[Provided data — start]

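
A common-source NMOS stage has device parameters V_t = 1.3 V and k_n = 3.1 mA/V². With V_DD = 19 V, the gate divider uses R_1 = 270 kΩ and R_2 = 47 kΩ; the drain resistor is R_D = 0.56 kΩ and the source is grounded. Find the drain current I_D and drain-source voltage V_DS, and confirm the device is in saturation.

V_G = V_DD·R_2/(R_1+R_2) = 19×47/317 = 2.82 V. With the source grounded, V_GS = V_G = 2.82 V.
Assume saturation: I_D = (k_n/2)(V_GS − V_t)² = (3.1/2)×(2.82 − 1.3)² = 1.55×1.52² = 3.57 mA.
V_DS = V_DD − I_D·R_D = 19 − 3.57×0.56 = 17 V.
Saturation requires V_DS ≥ V_GS − V_t = 1.52 V; 17 ≥ 1.52 ✓.

I_D ≈ 3.6 mA, V_DS ≈ 17 V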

[Provided data — finish]

== Aim of the exercise ==
Reproduce, please, every line of the records above without alteration.

== Solution ==
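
A common-source NMOS stage has device parameters V_t = 1.3 V and k_n = 3.1 mA/V². With V_DD = 19 V, the gate divider uses R_1 = 270 kΩ and R_2 = 47 kΩ; the drain resistor is R_D = 0.56 kΩ and the source is grounded. Find the drain current I_D and drain-source voltage V_DS, and confirm the device is in saturation.

V_G = V_DD·R_2/(R_1+R_2) = 19×47/317 = 2.82 V. With the source grounded, V_GS = V_G = 2.82 V.
Assume saturation: I_D = (k_n/2)(V_GS − V_t)² = (3.1/2)×(2.82 − 1.3)² = 1.55×1.52² = 3.57 mA.
V_DS = V_DD − I_D·R_D = 19 − 3.57×0.56 = 17 V.
Saturation requires V_DS ≥ V_GS − V_t = 1.52 V; 17 ≥ 1.52 ✓.

I_D ≈ 3.6 mA, V_DS ≈ 17 V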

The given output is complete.